Entries supplied ->

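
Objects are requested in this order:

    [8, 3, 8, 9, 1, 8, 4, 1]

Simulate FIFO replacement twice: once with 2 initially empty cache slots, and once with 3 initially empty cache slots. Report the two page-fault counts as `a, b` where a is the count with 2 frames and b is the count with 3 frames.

2 frames: F F . F F F F F → 7 faults.
3 frames: F F . F F F F . → 6 faults.
6 < 7: adding a frame reduced faults, as is typical.

7, 6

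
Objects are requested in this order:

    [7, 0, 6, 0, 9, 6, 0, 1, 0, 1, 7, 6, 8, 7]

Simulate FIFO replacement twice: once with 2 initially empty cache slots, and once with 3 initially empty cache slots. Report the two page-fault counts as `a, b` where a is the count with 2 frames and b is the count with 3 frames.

2 frames: F F F . F . F F . . F F F F → 10 faults.
3 frames: F F F . F . . F F . F F F . → 9 faults.
9 < 10: adding a frame reduced faults, as is typical.

10, 9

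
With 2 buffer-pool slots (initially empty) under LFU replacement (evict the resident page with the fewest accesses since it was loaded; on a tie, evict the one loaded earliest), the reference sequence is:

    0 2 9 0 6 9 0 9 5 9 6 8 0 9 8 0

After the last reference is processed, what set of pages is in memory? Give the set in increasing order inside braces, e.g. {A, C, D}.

0 → miss, frames {0}
2 → miss, frames {0,2}
9 → miss, evict 0, frames {2,9}
0 → miss, evict 2, frames {9,0}
6 → miss, evict 9, frames {0,6}
9 → miss, evict 0, frames {6,9}
0 → miss, evict 6, frames {9,0}
9 → hit
5 → miss, evict 0, frames {9,5}
9 → hit
6 → miss, evict 5, frames {9,6}
8 → miss, evict 6, frames {9,8}
0 → miss, evict 8, frames {9,0}
9 → hit
8 → miss, evict 0, frames {9,8}
0 → miss, evict 8, frames {9,0}

{0, 9}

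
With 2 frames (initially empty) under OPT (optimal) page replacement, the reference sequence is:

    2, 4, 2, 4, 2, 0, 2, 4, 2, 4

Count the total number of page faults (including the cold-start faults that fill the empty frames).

2 → fault, frames [2]
4 → fault, frames [2, 4]
2 → hit
4 → hit
2 → hit
0 → fault, evict 4, frames [2, 0]
2 → hit
4 → fault, evict 0, frames [2, 4]
2 → hit
4 → hit
Page faults: 4.

4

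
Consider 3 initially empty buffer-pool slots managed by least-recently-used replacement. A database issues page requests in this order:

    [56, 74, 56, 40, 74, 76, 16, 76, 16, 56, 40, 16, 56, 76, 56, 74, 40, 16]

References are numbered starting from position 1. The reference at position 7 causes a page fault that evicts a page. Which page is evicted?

pos 1: 56 -> fault, frames {56}
pos 2: 74 -> fault, frames {56,74}
pos 3: 56 -> hit
pos 4: 40 -> fault, frames {74,56,40}
pos 5: 74 -> hit
pos 6: 76 -> fault, evict 56, frames {40,74,76}
pos 7: 16 -> fault, evict 40, frames {74,76,16}
At position 7, page 40 is evicted.

40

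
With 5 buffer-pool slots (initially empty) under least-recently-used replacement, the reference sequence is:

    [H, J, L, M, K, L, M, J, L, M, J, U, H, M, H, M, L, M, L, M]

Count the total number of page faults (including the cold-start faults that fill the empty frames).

H -> miss, frames (H)
J -> miss, frames (H J)
L -> miss, frames (H J L)
M -> miss, frames (H J L M)
K -> miss, frames (H J L M K)
L -> hit
M -> hit
J -> hit
L -> hit
M -> hit
J -> hit
U -> miss, evict H, frames (K L M J U)
H -> miss, evict K, frames (L M J U H)
M -> hit
H -> hit
M -> hit
L -> hit
M -> hit
L -> hit
M -> hit
Page faults: 7.

7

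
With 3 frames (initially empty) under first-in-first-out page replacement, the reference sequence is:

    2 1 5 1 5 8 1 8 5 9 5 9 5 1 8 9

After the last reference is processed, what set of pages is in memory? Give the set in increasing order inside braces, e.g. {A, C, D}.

{1, 8, 9}

2 -> miss, frames {2}
1 -> miss, frames {2,1}
5 -> miss, frames {2,1,5}
1 -> hit
5 -> hit
8 -> miss, evict 2, frames {1,5,8}
1 -> hit
8 -> hit
5 -> hit
9 -> miss, evict 1, frames {5,8,9}
5 -> hit
9 -> hit
5 -> hit
1 -> miss, evict 5, frames {8,9,1}
8 -> hit
9 -> hit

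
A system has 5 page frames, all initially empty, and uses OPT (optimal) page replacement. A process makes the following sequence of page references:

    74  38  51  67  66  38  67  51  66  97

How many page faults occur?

74 -> miss, frames (74)
38 -> miss, frames (74 38)
51 -> miss, frames (74 38 51)
67 -> miss, frames (74 38 51 67)
66 -> miss, frames (74 38 51 67 66)
38 -> hit
67 -> hit
51 -> hit
66 -> hit
97 -> miss, evict 66, frames (74 38 51 67 97)
Page faults: 6.

6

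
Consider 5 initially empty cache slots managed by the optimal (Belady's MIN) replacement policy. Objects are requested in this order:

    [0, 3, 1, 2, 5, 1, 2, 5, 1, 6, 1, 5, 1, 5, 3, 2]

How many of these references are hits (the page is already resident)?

0 → fault, frames (0)
3 → fault, frames (0 3)
1 → fault, frames (0 3 1)
2 → fault, frames (0 3 1 2)
5 → fault, frames (0 3 1 2 5)
1 → hit
2 → hit
5 → hit
1 → hit
6 → fault, evict 0, frames (3 1 2 5 6)
1 → hit
5 → hit
1 → hit
5 → hit
3 → hit
2 → hit
Hits: 10.

10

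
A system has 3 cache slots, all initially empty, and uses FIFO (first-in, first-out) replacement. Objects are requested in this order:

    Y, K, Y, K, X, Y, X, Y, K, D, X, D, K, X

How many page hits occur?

Y: miss, frames [Y]
K: miss, frames [Y, K]
Y: hit
K: hit
X: miss, frames [Y, K, X]
Y: hit
X: hit
Y: hit
K: hit
D: miss, evict Y, frames [K, X, D]
X: hit
D: hit
K: hit
X: hit
Hits: 10.

10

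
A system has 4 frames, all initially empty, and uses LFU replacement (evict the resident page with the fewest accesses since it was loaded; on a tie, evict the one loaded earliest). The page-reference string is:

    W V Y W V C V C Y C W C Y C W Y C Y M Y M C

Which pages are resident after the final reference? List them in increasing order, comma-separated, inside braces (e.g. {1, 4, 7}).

{C, M, W, Y}

W: miss, frames {W}
V: miss, frames {W,V}
Y: miss, frames {W,V,Y}
W: hit
V: hit
C: miss, frames {W,V,Y,C}
V: hit
C: hit
Y: hit
C: hit
W: hit
C: hit
Y: hit
C: hit
W: hit
Y: hit
C: hit
Y: hit
M: miss, evict V, frames {W,Y,C,M}
Y: hit
M: hit
C: hit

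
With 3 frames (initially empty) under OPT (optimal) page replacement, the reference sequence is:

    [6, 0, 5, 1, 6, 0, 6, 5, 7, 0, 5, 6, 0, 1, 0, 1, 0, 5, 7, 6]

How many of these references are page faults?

6 -> miss, frames [6]
0 -> miss, frames [6, 0]
5 -> miss, frames [6, 0, 5]
1 -> miss, evict 5, frames [6, 0, 1]
6 -> hit
0 -> hit
6 -> hit
5 -> miss, evict 1, frames [6, 0, 5]
7 -> miss, evict 6, frames [0, 5, 7]
0 -> hit
5 -> hit
6 -> miss, evict 7, frames [0, 5, 6]
0 -> hit
1 -> miss, evict 6, frames [0, 5, 1]
0 -> hit
1 -> hit
0 -> hit
5 -> hit
7 -> miss, evict 1, frames [0, 5, 7]
6 -> miss, evict 7, frames [0, 5, 6]
Page faults: 10.

10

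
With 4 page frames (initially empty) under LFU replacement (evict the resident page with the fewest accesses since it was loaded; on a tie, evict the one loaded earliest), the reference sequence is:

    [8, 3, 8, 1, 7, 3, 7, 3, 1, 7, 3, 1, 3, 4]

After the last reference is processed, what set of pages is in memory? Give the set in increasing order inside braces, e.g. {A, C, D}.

8 → fault, frames [8]
3 → fault, frames [8, 3]
8 → hit
1 → fault, frames [8, 3, 1]
7 → fault, frames [8, 3, 1, 7]
3 → hit
7 → hit
3 → hit
1 → hit
7 → hit
3 → hit
1 → hit
3 → hit
4 → fault, evict 8, frames [3, 1, 7, 4]

{1, 3, 4, 7}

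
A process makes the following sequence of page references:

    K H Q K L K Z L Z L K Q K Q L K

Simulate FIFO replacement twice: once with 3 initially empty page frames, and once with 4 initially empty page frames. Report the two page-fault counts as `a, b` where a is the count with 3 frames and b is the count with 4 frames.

3 frames: F F F . F F F . . . . F . . F F → 9 faults.
4 frames: F F F . F . F . . . F . . . . . → 6 faults.
6 < 9: adding a frame reduced faults, as is typical.

9, 6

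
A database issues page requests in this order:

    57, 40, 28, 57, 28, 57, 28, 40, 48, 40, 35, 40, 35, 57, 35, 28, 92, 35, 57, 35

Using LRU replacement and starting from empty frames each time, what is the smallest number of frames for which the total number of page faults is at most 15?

f=1: 20 faults
f=2: 12 faults
f=3: 9 faults
f=4: 8 faults
f=5: 6 faults
f=6: 6 faults
Smallest f with faults ≤ 15 is 2.

2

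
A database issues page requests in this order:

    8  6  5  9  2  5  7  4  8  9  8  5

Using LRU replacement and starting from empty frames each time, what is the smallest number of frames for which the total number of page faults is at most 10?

f=1: 12 faults
f=2: 11 faults
f=3: 10 faults
f=4: 10 faults
f=5: 9 faults
f=6: 8 faults
f=7: 7 faults
Smallest f with faults ≤ 10 is 3.

3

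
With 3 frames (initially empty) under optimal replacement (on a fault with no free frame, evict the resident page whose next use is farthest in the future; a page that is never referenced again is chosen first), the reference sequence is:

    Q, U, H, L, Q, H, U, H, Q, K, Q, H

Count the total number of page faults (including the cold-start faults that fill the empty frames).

Q -> miss, frames (Q)
U -> miss, frames (Q U)
H -> miss, frames (Q U H)
L -> miss, evict U, frames (Q H L)
Q -> hit
H -> hit
U -> miss, evict L, frames (Q H U)
H -> hit
Q -> hit
K -> miss, evict U, frames (Q H K)
Q -> hit
H -> hit
Page faults: 6.

6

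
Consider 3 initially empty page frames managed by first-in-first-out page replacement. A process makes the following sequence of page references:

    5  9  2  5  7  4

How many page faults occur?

5 -> fault, frames {5}
9 -> fault, frames {5,9}
2 -> fault, frames {5,9,2}
5 -> hit
7 -> fault, evict 5, frames {9,2,7}
4 -> fault, evict 9, frames {2,7,4}
Page faults: 5.

5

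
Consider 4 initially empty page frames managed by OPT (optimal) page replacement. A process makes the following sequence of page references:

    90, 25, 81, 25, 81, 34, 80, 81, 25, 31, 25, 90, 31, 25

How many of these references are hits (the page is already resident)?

8

90 -> fault, frames [90]
25 -> fault, frames [90, 25]
81 -> fault, frames [90, 25, 81]
25 -> hit
81 -> hit
34 -> fault, frames [90, 25, 81, 34]
80 -> fault, evict 34, frames [90, 25, 81, 80]
81 -> hit
25 -> hit
31 -> fault, evict 80, frames [90, 25, 81, 31]
25 -> hit
90 -> hit
31 -> hit
25 -> hit
Hits: 8.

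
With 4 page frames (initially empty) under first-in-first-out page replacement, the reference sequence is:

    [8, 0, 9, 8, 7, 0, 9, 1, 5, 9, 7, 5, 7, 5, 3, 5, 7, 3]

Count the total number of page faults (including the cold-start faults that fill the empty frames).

7

8: miss, frames [8]
0: miss, frames [8, 0]
9: miss, frames [8, 0, 9]
8: hit
7: miss, frames [8, 0, 9, 7]
0: hit
9: hit
1: miss, evict 8, frames [0, 9, 7, 1]
5: miss, evict 0, frames [9, 7, 1, 5]
9: hit
7: hit
5: hit
7: hit
5: hit
3: miss, evict 9, frames [7, 1, 5, 3]
5: hit
7: hit
3: hit
Page faults: 7.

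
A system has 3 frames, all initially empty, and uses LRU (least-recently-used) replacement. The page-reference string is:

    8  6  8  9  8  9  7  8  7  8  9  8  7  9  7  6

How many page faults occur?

5

8 → fault, frames [8]
6 → fault, frames [8, 6]
8 → hit
9 → fault, frames [6, 8, 9]
8 → hit
9 → hit
7 → fault, evict 6, frames [8, 9, 7]
8 → hit
7 → hit
8 → hit
9 → hit
8 → hit
7 → hit
9 → hit
7 → hit
6 → fault, evict 8, frames [9, 7, 6]
Page faults: 5.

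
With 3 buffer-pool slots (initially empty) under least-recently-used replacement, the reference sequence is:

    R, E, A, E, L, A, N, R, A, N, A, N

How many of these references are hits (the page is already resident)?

6

R → miss, frames {R}
E → miss, frames {R,E}
A → miss, frames {R,E,A}
E → hit
L → miss, evict R, frames {A,E,L}
A → hit
N → miss, evict E, frames {L,A,N}
R → miss, evict L, frames {A,N,R}
A → hit
N → hit
A → hit
N → hit
Hits: 6.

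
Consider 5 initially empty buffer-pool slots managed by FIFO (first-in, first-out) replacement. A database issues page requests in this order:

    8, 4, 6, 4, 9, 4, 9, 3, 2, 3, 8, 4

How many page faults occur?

8

8 → fault, frames [8]
4 → fault, frames [8, 4]
6 → fault, frames [8, 4, 6]
4 → hit
9 → fault, frames [8, 4, 6, 9]
4 → hit
9 → hit
3 → fault, frames [8, 4, 6, 9, 3]
2 → fault, evict 8, frames [4, 6, 9, 3, 2]
3 → hit
8 → fault, evict 4, frames [6, 9, 3, 2, 8]
4 → fault, evict 6, frames [9, 3, 2, 8, 4]
Page faults: 8.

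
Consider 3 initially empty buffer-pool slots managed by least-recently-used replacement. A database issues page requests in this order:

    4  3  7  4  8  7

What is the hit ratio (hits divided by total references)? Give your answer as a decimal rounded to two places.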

Task directions -> Please copy, exactly and with nothing else, the lines above beginning at the line that has "How many page hits occur?" and ending with the line that has "7, 3, 1, 3, 4]".

Solution to this problem ->
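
How many page hits occur?

Y: miss, frames [Y]
K: miss, frames [Y, K]
Y: hit
K: hit
X: miss, frames [Y, K, X]
Y: hit
X: hit
Y: hit
K: hit
D: miss, evict Y, frames [K, X, D]
X: hit
D: hit
K: hit
X: hit
Hits: 10.

10

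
A system has 4 frames, all initially empty, and uses LFU replacement (evict the resident page with the fewest accesses since it was loaded; on a tie, evict the one loaded earliest). The page-reference string is:

    W V Y W V C V C Y C W C Y C W Y C Y M Y M C

Which pages are resident after the final reference? List them in increasing order, comma-separated, inside braces (e.g. {1, 4, 7}).

{C, M, W, Y}

W: miss, frames {W}
V: miss, frames {W,V}
Y: miss, frames {W,V,Y}
W: hit
V: hit
C: miss, frames {W,V,Y,C}
V: hit
C: hit
Y: hit
C: hit
W: hit
C: hit
Y: hit
C: hit
W: hit
Y: hit
C: hit
Y: hit
M: miss, evict V, frames {W,Y,C,M}
Y: hit
M: hit
C: hit

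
With 3 frames (initially empty) under OPT (optimal) page replacement, the reference sequence is:

    [6, 0, 5, 1, 6, 0, 6, 5, 7, 0, 5, 6, 0, 1, 0, 1, 0, 5, 7, 6]

How many of these references are page faults?

6 -> miss, frames [6]
0 -> miss, frames [6, 0]
5 -> miss, frames [6, 0, 5]
1 -> miss, evict 5, frames [6, 0, 1]
6 -> hit
0 -> hit
6 -> hit
5 -> miss, evict 1, frames [6, 0, 5]
7 -> miss, evict 6, frames [0, 5, 7]
0 -> hit
5 -> hit
6 -> miss, evict 7, frames [0, 5, 6]
0 -> hit
1 -> miss, evict 6, frames [0, 5, 1]
0 -> hit
1 -> hit
0 -> hit
5 -> hit
7 -> miss, evict 1, frames [0, 5, 7]
6 -> miss, evict 7, frames [0, 5, 6]
Page faults: 10.

10

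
With 4 page frames (initially empty) under LFU replacement (evict the resident page with the fewest accesses since it was loaded; on a tie, evict the one loaded earliest), the reference sequence is:

    [8, 3, 8, 1, 7, 3, 7, 3, 1, 7, 3, 1, 3, 4]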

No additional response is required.